**Problem statement**
Repeat each line of the data exactly as written.

**Data under study**
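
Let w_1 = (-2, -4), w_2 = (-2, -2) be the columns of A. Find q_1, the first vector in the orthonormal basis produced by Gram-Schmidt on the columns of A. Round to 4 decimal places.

q_1 = (-0.4472, -0.8944)

q_1 = w_1/‖w_1‖ = (-2, -4)/4.4721 = (-0.4472, -0.8944).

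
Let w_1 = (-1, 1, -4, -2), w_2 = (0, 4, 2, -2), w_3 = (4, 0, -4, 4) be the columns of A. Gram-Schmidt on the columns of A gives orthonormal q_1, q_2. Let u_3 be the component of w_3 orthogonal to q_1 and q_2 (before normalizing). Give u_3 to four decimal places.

u_3 = (4.1818, 2.4848, -1.9394, 3.0303)

w_1 = (-1, 1, -4, -2); ‖w_1‖ = 4.6904, so q_1 = (-0.2132, 0.2132, -0.8528, -0.4264).
q_1·w_2 = (-0.2132)·0 + 0.2132·4 + (-0.8528)·2 + (-0.4264)·(-2) = 0.0000.
u_2 = w_2 + 0.0000·q_1 = (0.0000, 4.0000, 2.0000, -2.0000).
‖u_2‖ = 4.8990, so q_2 = (0.0000, 0.8165, 0.4082, -0.4082).
q_1·w_3 = (-0.2132)·4 + 0.2132·0 + (-0.8528)·(-4) + (-0.4264)·4 = 0.8528; q_2·w_3 = 0.0000·4 + 0.8165·0 + 0.4082·(-4) + (-0.4082)·4 = -3.2660.
u_3 = w_3 − 0.8528·q_1 + 3.2660·q_2 = (4.1818, 2.4848, -1.9394, 3.0303).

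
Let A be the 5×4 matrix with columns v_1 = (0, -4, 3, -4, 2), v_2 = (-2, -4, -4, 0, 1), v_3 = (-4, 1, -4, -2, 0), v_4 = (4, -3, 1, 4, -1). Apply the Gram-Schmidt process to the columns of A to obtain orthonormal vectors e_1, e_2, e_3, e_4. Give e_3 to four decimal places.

e_3 = (-0.5873, 0.4776, -0.1876, -0.6257, -0.0147)

e_1 = v_1/‖v_1‖ = (0, -4, 3, -4, 2)/6.7082 = (0.0000, -0.5963, 0.4472, -0.5963, 0.2981).
r_{12} = e_1·v_2 = 0.8944.
u_2 = v_2 − 0.8944·e_1 = (-2.0000, -3.4667, -4.4000, 0.5333, 0.7333).
‖u_2‖ = 6.0166, so e_2 = (-0.3324, -0.5762, -0.7313, 0.0886, 0.1219).
r_{13} = e_1·v_3 = -1.1926; r_{23} = e_2·v_3 = 3.5014.
u_3 = v_3 + 1.1926·e_1 − 3.5014·e_2 = (-2.8361, 2.3063, -0.9061, -3.0215, -0.0712).
‖u_3‖ = 4.8289, so e_3 = (-0.5873, 0.4776, -0.1876, -0.6257, -0.0147).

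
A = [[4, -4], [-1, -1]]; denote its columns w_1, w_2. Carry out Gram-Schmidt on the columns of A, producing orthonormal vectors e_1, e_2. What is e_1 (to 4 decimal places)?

e_1 = (0.9701, -0.2425)

w_1 = (4, -1); ‖w_1‖ = 4.1231, so e_1 = (0.9701, -0.2425).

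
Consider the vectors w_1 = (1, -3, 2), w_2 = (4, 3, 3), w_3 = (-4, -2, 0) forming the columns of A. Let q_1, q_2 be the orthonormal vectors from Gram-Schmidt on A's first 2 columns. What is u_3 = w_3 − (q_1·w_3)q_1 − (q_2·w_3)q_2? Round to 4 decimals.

u_3 = (-1.5789, 0.5263, 1.5789)

w_1 = (1, -3, 2); ‖w_1‖ = 3.7417, so q_1 = (0.2673, -0.8018, 0.5345).
q_1·w_2 = 0.2673·4 + (-0.8018)·3 + 0.5345·3 = 0.2673.
u_2 = w_2 − 0.2673·q_1 = (3.9286, 3.2143, 2.8571).
‖u_2‖ = 5.8248, so q_2 = (0.6745, 0.5518, 0.4905).
q_1·w_3 = 0.2673·(-4) + (-0.8018)·(-2) + 0.5345·0 = 0.5345; q_2·w_3 = 0.6745·(-4) + 0.5518·(-2) + 0.4905·0 = -3.8015.
u_3 = w_3 − 0.5345·q_1 + 3.8015·q_2 = (-1.5789, 0.5263, 1.5789).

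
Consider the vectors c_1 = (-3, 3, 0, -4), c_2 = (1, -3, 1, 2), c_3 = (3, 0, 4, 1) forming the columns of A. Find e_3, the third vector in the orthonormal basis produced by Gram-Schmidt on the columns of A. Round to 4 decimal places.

c_1 = (-3, 3, 0, -4); ‖c_1‖ = 5.8310, so e_1 = (-0.5145, 0.5145, 0.0000, -0.6860).
e_1·c_2 = (-0.5145)·1 + 0.5145·(-3) + 0.0000·1 + (-0.6860)·2 = -3.4300.
u_2 = c_2 + 3.4300·e_1 = (-0.7647, -1.2353, 1.0000, -0.3529).
‖u_2‖ = 1.7987, so e_2 = (-0.4251, -0.6868, 0.5560, -0.1962).
e_1·c_3 = (-0.5145)·3 + 0.5145·0 + 0.0000·4 + (-0.6860)·1 = -2.2295; e_2·c_3 = (-0.4251)·3 + (-0.6868)·0 + 0.5560·4 + (-0.1962)·1 = 0.7522.
u_3 = c_3 + 2.2295·e_1 − 0.7522·e_2 = (2.1727, 1.6636, 3.5818, -0.3818).
‖u_3‖ = 4.5237, so e_3 = (0.4803, 0.3678, 0.7918, -0.0844).

e_3 = (0.4803, 0.3678, 0.7918, -0.0844)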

**Task result**
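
Let w_1 = (-2, -4), w_2 = (-2, -2) be the columns of A. Find q_1, the first vector in the orthonormal basis produced by Gram-Schmidt on the columns of A. Round to 4 decimal places.

q_1 = (-0.4472, -0.8944)

q_1 = w_1/‖w_1‖ = (-2, -4)/4.4721 = (-0.4472, -0.8944).

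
Let w_1 = (-1, 1, -4, -2), w_2 = (0, 4, 2, -2), w_3 = (4, 0, -4, 4) be the columns of A. Gram-Schmidt on the columns of A gives orthonormal q_1, q_2. Let u_3 be the component of w_3 orthogonal to q_1 and q_2 (before normalizing). Give u_3 to four decimal places.

u_3 = (4.1818, 2.4848, -1.9394, 3.0303)

w_1 = (-1, 1, -4, -2); ‖w_1‖ = 4.6904, so q_1 = (-0.2132, 0.2132, -0.8528, -0.4264).
q_1·w_2 = (-0.2132)·0 + 0.2132·4 + (-0.8528)·2 + (-0.4264)·(-2) = 0.0000.
u_2 = w_2 + 0.0000·q_1 = (0.0000, 4.0000, 2.0000, -2.0000).
‖u_2‖ = 4.8990, so q_2 = (0.0000, 0.8165, 0.4082, -0.4082).
q_1·w_3 = (-0.2132)·4 + 0.2132·0 + (-0.8528)·(-4) + (-0.4264)·4 = 0.8528; q_2·w_3 = 0.0000·4 + 0.8165·0 + 0.4082·(-4) + (-0.4082)·4 = -3.2660.
u_3 = w_3 − 0.8528·q_1 + 3.2660·q_2 = (4.1818, 2.4848, -1.9394, 3.0303).

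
Let A be the 5×4 matrix with columns v_1 = (0, -4, 3, -4, 2), v_2 = (-2, -4, -4, 0, 1), v_3 = (-4, 1, -4, -2, 0), v_4 = (4, -3, 1, 4, -1). Apply the Gram-Schmidt process to the columns of A to obtain orthonormal vectors e_1, e_2, e_3, e_4. Give e_3 to four decimal places.

e_3 = (-0.5873, 0.4776, -0.1876, -0.6257, -0.0147)

e_1 = v_1/‖v_1‖ = (0, -4, 3, -4, 2)/6.7082 = (0.0000, -0.5963, 0.4472, -0.5963, 0.2981).
r_{12} = e_1·v_2 = 0.8944.
u_2 = v_2 − 0.8944·e_1 = (-2.0000, -3.4667, -4.4000, 0.5333, 0.7333).
‖u_2‖ = 6.0166, so e_2 = (-0.3324, -0.5762, -0.7313, 0.0886, 0.1219).
r_{13} = e_1·v_3 = -1.1926; r_{23} = e_2·v_3 = 3.5014.
u_3 = v_3 + 1.1926·e_1 − 3.5014·e_2 = (-2.8361, 2.3063, -0.9061, -3.0215, -0.0712).
‖u_3‖ = 4.8289, so e_3 = (-0.5873, 0.4776, -0.1876, -0.6257, -0.0147).

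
A = [[4, -4], [-1, -1]]; denote its columns w_1, w_2. Carry out Gram-Schmidt on the columns of A, producing orthonormal vectors e_1, e_2. What is e_1 (to 4 decimal places)?

e_1 = (0.9701, -0.2425)

w_1 = (4, -1); ‖w_1‖ = 4.1231, so e_1 = (0.9701, -0.2425).

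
Consider the vectors w_1 = (1, -3, 2), w_2 = (4, 3, 3), w_3 = (-4, -2, 0) forming the columns of A. Let q_1, q_2 be the orthonormal vectors from Gram-Schmidt on A's first 2 columns. What is u_3 = w_3 − (q_1·w_3)q_1 − (q_2·w_3)q_2? Round to 4 decimals.

u_3 = (-1.5789, 0.5263, 1.5789)

w_1 = (1, -3, 2); ‖w_1‖ = 3.7417, so q_1 = (0.2673, -0.8018, 0.5345).
q_1·w_2 = 0.2673·4 + (-0.8018)·3 + 0.5345·3 = 0.2673.
u_2 = w_2 − 0.2673·q_1 = (3.9286, 3.2143, 2.8571).
‖u_2‖ = 5.8248, so q_2 = (0.6745, 0.5518, 0.4905).
q_1·w_3 = 0.2673·(-4) + (-0.8018)·(-2) + 0.5345·0 = 0.5345; q_2·w_3 = 0.6745·(-4) + 0.5518·(-2) + 0.4905·0 = -3.8015.
u_3 = w_3 − 0.5345·q_1 + 3.8015·q_2 = (-1.5789, 0.5263, 1.5789).

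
Consider the vectors c_1 = (-3, 3, 0, -4), c_2 = (1, -3, 1, 2), c_3 = (3, 0, 4, 1) forming the columns of A. Find e_3, the third vector in the orthonormal basis produced by Gram-Schmidt on the columns of A. Round to 4 decimal places.

c_1 = (-3, 3, 0, -4); ‖c_1‖ = 5.8310, so e_1 = (-0.5145, 0.5145, 0.0000, -0.6860).
e_1·c_2 = (-0.5145)·1 + 0.5145·(-3) + 0.0000·1 + (-0.6860)·2 = -3.4300.
u_2 = c_2 + 3.4300·e_1 = (-0.7647, -1.2353, 1.0000, -0.3529).
‖u_2‖ = 1.7987, so e_2 = (-0.4251, -0.6868, 0.5560, -0.1962).
e_1·c_3 = (-0.5145)·3 + 0.5145·0 + 0.0000·4 + (-0.6860)·1 = -2.2295; e_2·c_3 = (-0.4251)·3 + (-0.6868)·0 + 0.5560·4 + (-0.1962)·1 = 0.7522.
u_3 = c_3 + 2.2295·e_1 − 0.7522·e_2 = (2.1727, 1.6636, 3.5818, -0.3818).
‖u_3‖ = 4.5237, so e_3 = (0.4803, 0.3678, 0.7918, -0.0844).

e_3 = (0.4803, 0.3678, 0.7918, -0.0844)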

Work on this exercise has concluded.